**INPUT MATERIAL**
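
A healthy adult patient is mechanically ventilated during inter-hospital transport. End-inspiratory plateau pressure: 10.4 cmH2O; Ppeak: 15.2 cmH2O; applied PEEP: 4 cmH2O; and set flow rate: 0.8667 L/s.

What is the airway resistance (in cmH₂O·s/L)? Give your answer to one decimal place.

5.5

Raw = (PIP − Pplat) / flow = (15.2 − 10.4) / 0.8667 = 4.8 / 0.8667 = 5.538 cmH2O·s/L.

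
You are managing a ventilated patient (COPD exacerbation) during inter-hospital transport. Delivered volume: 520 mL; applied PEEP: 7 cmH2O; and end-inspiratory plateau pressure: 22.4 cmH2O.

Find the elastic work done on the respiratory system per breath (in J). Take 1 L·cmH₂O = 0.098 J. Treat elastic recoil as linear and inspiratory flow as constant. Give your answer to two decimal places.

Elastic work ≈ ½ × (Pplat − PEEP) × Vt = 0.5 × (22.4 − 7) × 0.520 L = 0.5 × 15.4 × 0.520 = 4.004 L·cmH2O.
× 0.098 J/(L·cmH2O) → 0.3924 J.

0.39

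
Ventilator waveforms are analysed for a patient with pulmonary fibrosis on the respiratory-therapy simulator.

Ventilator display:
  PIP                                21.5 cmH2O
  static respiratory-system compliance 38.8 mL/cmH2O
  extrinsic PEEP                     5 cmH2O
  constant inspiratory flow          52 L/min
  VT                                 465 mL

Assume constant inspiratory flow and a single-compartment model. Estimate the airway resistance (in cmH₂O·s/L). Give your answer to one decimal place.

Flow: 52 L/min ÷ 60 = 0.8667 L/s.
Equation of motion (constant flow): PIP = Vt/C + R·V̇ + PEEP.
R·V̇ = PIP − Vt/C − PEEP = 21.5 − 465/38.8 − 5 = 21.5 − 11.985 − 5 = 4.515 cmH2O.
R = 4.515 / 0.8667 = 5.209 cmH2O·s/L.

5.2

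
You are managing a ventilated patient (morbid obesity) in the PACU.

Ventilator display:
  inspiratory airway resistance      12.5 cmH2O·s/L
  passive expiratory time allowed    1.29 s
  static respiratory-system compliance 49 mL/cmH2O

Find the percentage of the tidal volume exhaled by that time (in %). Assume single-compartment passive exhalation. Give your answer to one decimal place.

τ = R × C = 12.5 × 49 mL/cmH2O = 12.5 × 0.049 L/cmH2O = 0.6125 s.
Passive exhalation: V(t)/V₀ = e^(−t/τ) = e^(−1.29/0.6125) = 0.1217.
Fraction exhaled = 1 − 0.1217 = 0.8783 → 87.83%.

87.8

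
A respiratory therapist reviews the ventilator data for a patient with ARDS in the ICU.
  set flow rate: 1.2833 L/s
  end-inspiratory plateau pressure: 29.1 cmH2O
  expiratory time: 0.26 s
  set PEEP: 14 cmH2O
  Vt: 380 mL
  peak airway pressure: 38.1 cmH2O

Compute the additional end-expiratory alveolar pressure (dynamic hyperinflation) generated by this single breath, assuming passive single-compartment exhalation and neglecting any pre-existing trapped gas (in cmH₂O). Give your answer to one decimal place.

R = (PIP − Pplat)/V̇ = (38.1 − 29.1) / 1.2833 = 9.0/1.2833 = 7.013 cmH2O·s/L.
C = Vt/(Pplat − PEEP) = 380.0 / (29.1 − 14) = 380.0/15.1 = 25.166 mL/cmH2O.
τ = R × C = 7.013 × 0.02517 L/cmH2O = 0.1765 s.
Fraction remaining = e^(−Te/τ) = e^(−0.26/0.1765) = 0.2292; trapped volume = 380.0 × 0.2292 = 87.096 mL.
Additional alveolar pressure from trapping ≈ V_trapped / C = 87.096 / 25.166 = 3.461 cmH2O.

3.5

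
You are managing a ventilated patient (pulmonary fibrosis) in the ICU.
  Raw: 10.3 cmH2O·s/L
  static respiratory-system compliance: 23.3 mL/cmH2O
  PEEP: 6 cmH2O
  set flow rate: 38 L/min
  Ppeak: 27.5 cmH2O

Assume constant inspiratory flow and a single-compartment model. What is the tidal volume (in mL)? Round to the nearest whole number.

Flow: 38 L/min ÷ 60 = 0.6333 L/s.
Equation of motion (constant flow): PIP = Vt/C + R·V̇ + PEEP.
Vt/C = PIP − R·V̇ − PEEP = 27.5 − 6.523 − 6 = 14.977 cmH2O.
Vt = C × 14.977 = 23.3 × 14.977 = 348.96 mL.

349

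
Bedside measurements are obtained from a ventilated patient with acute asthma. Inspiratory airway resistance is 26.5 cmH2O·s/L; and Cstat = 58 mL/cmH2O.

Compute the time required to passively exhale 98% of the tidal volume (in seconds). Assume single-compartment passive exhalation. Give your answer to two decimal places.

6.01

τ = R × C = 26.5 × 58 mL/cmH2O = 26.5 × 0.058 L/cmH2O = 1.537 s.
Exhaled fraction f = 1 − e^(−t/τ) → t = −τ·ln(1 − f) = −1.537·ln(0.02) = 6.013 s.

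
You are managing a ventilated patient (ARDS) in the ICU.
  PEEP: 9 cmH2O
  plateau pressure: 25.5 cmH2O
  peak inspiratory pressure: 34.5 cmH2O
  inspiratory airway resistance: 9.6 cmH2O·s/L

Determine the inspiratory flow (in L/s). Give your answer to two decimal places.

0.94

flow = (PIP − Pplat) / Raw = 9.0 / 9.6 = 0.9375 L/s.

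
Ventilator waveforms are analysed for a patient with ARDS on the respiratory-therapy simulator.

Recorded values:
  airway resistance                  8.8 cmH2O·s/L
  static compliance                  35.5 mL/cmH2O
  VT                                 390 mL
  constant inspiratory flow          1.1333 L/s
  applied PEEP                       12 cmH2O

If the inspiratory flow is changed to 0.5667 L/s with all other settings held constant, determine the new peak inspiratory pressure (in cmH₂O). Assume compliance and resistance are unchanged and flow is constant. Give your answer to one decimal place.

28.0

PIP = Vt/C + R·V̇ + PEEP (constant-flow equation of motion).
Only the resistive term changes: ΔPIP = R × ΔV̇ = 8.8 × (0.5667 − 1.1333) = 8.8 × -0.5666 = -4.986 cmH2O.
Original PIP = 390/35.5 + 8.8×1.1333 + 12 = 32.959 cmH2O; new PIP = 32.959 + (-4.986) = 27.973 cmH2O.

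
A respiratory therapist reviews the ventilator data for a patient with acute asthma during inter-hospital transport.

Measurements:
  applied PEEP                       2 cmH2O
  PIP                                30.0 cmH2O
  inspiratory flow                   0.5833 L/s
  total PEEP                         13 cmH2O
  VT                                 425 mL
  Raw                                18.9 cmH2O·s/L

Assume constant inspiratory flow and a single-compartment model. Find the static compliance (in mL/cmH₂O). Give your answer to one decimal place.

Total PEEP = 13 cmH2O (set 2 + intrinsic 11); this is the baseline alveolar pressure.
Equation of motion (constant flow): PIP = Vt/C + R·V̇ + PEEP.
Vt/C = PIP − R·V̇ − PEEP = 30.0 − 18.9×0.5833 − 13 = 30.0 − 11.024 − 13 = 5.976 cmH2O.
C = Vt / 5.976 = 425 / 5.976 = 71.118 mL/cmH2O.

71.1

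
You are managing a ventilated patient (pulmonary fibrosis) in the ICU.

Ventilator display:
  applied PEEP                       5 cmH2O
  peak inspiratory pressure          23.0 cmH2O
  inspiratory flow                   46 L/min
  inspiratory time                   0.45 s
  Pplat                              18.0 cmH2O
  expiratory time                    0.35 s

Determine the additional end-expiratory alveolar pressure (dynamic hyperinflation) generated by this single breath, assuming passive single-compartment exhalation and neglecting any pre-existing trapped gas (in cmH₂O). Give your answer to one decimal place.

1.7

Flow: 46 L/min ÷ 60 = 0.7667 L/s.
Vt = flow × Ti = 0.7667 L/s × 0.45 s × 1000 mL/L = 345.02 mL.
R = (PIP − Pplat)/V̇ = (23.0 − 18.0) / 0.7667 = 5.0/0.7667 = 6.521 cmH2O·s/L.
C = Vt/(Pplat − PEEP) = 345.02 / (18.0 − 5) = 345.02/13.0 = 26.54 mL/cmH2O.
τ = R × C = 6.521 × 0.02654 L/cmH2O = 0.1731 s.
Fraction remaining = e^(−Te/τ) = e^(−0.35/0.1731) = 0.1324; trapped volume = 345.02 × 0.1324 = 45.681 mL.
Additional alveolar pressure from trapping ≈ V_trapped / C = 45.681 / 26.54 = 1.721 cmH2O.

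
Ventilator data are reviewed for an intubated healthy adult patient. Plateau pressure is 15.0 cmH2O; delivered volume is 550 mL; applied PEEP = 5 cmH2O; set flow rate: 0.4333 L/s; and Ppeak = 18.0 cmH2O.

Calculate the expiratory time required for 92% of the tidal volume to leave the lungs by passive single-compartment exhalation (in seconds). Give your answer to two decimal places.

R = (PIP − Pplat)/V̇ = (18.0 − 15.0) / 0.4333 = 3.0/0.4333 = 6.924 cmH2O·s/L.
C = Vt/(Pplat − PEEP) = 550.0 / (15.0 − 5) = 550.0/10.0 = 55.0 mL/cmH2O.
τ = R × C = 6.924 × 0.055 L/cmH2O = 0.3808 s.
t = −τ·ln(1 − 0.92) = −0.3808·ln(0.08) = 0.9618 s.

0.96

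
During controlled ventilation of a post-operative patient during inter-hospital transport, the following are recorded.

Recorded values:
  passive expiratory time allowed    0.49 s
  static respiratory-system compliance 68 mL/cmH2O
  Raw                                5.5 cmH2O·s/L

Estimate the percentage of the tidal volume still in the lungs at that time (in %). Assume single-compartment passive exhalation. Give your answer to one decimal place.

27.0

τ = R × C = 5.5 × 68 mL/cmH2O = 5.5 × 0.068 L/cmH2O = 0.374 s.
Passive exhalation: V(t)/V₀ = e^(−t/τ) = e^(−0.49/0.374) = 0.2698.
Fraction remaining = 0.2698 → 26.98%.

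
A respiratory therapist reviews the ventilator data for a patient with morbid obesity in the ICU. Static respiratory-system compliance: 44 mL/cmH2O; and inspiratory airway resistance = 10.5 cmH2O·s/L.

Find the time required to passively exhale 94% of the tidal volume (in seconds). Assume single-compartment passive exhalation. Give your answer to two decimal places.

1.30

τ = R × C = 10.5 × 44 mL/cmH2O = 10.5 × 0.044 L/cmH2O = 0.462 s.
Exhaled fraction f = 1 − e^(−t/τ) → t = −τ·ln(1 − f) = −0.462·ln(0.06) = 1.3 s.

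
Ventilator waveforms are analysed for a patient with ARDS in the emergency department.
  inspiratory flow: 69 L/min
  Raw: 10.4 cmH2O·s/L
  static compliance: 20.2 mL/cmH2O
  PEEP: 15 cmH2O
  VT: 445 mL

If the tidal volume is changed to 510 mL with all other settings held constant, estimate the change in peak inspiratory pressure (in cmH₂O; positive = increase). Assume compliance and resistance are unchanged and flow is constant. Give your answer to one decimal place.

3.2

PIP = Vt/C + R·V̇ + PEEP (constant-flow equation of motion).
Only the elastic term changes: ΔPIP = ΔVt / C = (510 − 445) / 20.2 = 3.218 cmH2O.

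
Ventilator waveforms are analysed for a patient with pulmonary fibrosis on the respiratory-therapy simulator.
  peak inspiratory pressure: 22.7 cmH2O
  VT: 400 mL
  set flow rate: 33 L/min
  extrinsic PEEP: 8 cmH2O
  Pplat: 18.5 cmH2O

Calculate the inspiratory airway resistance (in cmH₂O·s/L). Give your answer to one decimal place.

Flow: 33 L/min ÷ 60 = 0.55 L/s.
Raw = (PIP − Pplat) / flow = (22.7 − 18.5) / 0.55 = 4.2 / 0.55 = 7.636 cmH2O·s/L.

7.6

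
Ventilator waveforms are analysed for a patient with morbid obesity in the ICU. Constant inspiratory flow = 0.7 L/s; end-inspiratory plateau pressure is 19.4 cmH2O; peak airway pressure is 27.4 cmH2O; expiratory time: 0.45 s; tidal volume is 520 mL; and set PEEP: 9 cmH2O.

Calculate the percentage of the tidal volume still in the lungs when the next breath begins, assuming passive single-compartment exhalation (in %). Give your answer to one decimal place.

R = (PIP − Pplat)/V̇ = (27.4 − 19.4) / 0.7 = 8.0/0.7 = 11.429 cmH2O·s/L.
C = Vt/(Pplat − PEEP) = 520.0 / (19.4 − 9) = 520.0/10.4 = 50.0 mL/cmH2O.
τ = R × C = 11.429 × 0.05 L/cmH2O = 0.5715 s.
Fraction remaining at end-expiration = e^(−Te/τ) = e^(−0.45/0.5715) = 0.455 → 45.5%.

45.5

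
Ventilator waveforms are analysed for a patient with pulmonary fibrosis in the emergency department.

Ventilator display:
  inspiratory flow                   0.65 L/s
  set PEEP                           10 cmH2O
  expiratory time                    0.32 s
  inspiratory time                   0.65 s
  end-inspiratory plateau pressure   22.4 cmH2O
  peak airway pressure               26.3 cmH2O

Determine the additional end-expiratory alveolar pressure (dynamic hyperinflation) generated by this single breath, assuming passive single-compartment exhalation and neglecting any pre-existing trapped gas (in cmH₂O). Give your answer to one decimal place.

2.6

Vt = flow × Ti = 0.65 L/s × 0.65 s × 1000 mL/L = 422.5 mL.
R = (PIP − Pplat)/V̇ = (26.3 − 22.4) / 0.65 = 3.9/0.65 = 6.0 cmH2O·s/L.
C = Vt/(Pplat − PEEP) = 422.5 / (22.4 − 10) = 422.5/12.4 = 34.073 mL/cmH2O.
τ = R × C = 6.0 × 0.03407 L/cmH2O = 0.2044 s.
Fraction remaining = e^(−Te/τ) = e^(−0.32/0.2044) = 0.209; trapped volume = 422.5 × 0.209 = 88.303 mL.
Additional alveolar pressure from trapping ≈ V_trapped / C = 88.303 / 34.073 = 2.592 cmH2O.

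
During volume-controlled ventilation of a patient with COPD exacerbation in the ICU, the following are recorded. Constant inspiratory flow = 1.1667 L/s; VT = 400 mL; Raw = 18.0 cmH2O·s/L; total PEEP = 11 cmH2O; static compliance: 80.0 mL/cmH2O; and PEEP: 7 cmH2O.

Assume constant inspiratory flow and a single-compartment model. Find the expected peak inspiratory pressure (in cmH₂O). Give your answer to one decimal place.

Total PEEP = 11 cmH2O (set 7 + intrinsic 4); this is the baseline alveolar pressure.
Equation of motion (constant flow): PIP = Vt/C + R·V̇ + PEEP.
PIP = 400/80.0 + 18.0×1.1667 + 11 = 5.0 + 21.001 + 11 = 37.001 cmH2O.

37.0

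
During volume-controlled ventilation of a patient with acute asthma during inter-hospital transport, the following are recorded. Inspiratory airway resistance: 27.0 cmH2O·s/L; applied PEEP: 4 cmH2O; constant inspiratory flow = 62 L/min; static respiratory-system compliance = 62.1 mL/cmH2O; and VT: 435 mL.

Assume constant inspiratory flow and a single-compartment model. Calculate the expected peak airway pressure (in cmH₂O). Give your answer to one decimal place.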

**WORK TO COMPLETE**
Write down again, exactly as given, only the lines above that fall from the line with "Ppeak: 27.5 cmH2O" to the line with "Bedside measurements are", inclusive.

**OUTPUT OF THE EXERCISE**
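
  Ppeak: 27.5 cmH2O

Assume constant inspiratory flow and a single-compartment model. What is the tidal volume (in mL)? Round to the nearest whole number.

Flow: 38 L/min ÷ 60 = 0.6333 L/s.
Equation of motion (constant flow): PIP = Vt/C + R·V̇ + PEEP.
Vt/C = PIP − R·V̇ − PEEP = 27.5 − 6.523 − 6 = 14.977 cmH2O.
Vt = C × 14.977 = 23.3 × 14.977 = 348.96 mL.

349

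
Bedside measurements are obtained from a ventilated patient with acute asthma. Inspiratory airway resistance is 26.5 cmH2O·s/L; and Cstat = 58 mL/cmH2O.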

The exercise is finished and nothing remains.